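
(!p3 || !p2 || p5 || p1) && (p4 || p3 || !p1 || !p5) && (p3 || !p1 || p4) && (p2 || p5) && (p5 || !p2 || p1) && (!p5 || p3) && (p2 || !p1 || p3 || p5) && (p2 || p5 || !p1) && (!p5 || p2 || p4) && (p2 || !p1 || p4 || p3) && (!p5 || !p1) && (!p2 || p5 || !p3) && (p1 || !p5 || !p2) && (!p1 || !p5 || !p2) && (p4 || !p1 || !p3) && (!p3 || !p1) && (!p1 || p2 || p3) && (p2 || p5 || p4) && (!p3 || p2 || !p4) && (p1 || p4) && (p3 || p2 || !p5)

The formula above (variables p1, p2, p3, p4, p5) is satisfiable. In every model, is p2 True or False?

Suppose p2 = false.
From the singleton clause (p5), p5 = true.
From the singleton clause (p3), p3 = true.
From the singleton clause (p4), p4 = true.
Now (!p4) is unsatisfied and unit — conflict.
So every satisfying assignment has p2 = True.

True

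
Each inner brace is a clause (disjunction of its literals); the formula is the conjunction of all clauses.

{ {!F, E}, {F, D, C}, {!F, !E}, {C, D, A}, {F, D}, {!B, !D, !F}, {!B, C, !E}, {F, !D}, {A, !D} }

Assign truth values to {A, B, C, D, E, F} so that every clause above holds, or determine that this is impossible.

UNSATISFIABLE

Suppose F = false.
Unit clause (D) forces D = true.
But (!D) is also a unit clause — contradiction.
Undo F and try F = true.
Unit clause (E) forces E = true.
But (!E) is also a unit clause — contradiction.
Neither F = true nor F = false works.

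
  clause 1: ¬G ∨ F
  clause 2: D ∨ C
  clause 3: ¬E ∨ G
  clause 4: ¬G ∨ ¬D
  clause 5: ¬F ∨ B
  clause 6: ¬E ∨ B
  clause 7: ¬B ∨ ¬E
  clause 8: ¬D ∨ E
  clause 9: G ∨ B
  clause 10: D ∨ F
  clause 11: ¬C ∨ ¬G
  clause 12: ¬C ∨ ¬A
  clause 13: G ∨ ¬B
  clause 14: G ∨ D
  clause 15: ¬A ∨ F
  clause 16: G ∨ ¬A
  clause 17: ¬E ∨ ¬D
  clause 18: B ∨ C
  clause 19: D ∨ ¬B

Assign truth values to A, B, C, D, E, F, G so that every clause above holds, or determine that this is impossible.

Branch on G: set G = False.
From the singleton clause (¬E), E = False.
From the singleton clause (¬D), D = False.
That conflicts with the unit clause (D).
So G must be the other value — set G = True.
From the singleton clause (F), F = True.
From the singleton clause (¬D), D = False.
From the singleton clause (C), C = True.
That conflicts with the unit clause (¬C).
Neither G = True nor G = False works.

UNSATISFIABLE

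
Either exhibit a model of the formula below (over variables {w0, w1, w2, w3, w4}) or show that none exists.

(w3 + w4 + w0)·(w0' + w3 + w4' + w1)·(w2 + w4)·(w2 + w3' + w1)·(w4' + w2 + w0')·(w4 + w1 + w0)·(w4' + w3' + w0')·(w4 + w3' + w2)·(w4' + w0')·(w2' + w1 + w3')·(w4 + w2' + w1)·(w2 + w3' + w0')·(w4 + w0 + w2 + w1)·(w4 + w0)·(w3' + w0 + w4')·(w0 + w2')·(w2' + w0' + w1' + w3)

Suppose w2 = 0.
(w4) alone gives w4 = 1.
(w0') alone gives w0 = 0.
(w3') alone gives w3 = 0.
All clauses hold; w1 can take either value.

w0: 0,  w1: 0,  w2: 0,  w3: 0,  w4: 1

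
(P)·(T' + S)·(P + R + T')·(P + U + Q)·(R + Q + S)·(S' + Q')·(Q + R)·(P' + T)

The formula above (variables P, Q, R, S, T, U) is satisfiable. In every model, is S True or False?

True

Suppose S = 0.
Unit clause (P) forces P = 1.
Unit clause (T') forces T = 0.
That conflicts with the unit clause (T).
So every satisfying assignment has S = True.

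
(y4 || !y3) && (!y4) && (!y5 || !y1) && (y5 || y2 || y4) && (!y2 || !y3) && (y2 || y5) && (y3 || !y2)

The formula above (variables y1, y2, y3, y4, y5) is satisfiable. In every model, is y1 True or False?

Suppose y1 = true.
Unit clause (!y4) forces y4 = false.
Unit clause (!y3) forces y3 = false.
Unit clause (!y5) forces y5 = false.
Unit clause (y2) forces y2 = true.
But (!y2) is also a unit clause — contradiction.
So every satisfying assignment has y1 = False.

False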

- PROBLEM TO SOLVE -
Print the data above again, with nothing altered and nothing left out.

- THE ANSWER -
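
(!p3 || !p2 || p5 || p1) && (p4 || p3 || !p1 || !p5) && (p3 || !p1 || p4) && (p2 || p5) && (p5 || !p2 || p1) && (!p5 || p3) && (p2 || !p1 || p3 || p5) && (p2 || p5 || !p1) && (!p5 || p2 || p4) && (p2 || !p1 || p4 || p3) && (!p5 || !p1) && (!p2 || p5 || !p3) && (p1 || !p5 || !p2) && (!p1 || !p5 || !p2) && (p4 || !p1 || !p3) && (!p3 || !p1) && (!p1 || p2 || p3) && (p2 || p5 || p4) && (!p3 || p2 || !p4) && (p1 || p4) && (p3 || p2 || !p5)

The formula above (variables p1, p2, p3, p4, p5) is satisfiable. In every model, is p2 True or False?

Suppose p2 = false.
From the singleton clause (p5), p5 = true.
From the singleton clause (p3), p3 = true.
From the singleton clause (p4), p4 = true.
Now (!p4) is unsatisfied and unit — conflict.
So every satisfying assignment has p2 = True.

True

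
Each inner brace is a clause (disjunction of its literals); the formula is the conjunction of all clauses.

{ {!F, E}, {F, D, C}, {!F, !E}, {C, D, A}, {F, D}, {!B, !D, !F}, {!B, C, !E}, {F, !D}, {A, !D} }

Assign truth values to {A, B, C, D, E, F} so that every clause above holds, or determine that this is impossible.

UNSATISFIABLE

Suppose F = false.
Unit clause (D) forces D = true.
But (!D) is also a unit clause — contradiction.
Undo F and try F = true.
Unit clause (E) forces E = true.
But (!E) is also a unit clause — contradiction.
Neither F = true nor F = false works.

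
  clause 1: ¬G ∨ F
  clause 2: D ∨ C
  clause 3: ¬E ∨ G
  clause 4: ¬G ∨ ¬D
  clause 5: ¬F ∨ B
  clause 6: ¬E ∨ B
  clause 7: ¬B ∨ ¬E
  clause 8: ¬D ∨ E
  clause 9: G ∨ B
  clause 10: D ∨ F
  clause 11: ¬C ∨ ¬G
  clause 12: ¬C ∨ ¬A
  clause 13: G ∨ ¬B
  clause 14: G ∨ D
  clause 15: ¬A ∨ F
  clause 16: G ∨ ¬A
  clause 17: ¬E ∨ ¬D
  clause 18: B ∨ C
  clause 19: D ∨ ¬B

Assign truth values to A, B, C, D, E, F, G so that every clause above holds, or determine that this is impossible.

Branch on G: set G = False.
From the singleton clause (¬E), E = False.
From the singleton clause (¬D), D = False.
That conflicts with the unit clause (D).
So G must be the other value — set G = True.
From the singleton clause (F), F = True.
From the singleton clause (¬D), D = False.
From the singleton clause (C), C = True.
That conflicts with the unit clause (¬C).
Neither G = True nor G = False works.

UNSATISFIABLE

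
Either exhibit a model of the formula below (over variables {w0, w1, w2, w3, w4}) or show that none exists.

(w3 + w4 + w0)·(w0' + w3 + w4' + w1)·(w2 + w4)·(w2 + w3' + w1)·(w4' + w2 + w0')·(w4 + w1 + w0)·(w4' + w3' + w0')·(w4 + w3' + w2)·(w4' + w0')·(w2' + w1 + w3')·(w4 + w2' + w1)·(w2 + w3' + w0')·(w4 + w0 + w2 + w1)·(w4 + w0)·(w3' + w0 + w4')·(w0 + w2')·(w2' + w0' + w1' + w3)

Suppose w2 = 0.
(w4) alone gives w4 = 1.
(w0') alone gives w0 = 0.
(w3') alone gives w3 = 0.
All clauses hold; w1 can take either value.

w0: 0,  w1: 0,  w2: 0,  w3: 0,  w4: 1

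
(P)·(T' + S)·(P + R + T')·(P + U + Q)·(R + Q + S)·(S' + Q')·(Q + R)·(P' + T)

The formula above (variables P, Q, R, S, T, U) is satisfiable. In every model, is S True or False?

True

Suppose S = 0.
Unit clause (P) forces P = 1.
Unit clause (T') forces T = 0.
That conflicts with the unit clause (T).
So every satisfying assignment has S = True.

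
(y4 || !y3) && (!y4) && (!y5 || !y1) && (y5 || y2 || y4) && (!y2 || !y3) && (y2 || y5) && (y3 || !y2)

The formula above (variables y1, y2, y3, y4, y5) is satisfiable. In every model, is y1 True or False?

Suppose y1 = true.
Unit clause (!y4) forces y4 = false.
Unit clause (!y3) forces y3 = false.
Unit clause (!y5) forces y5 = false.
Unit clause (y2) forces y2 = true.
But (!y2) is also a unit clause — contradiction.
So every satisfying assignment has y1 = False.

False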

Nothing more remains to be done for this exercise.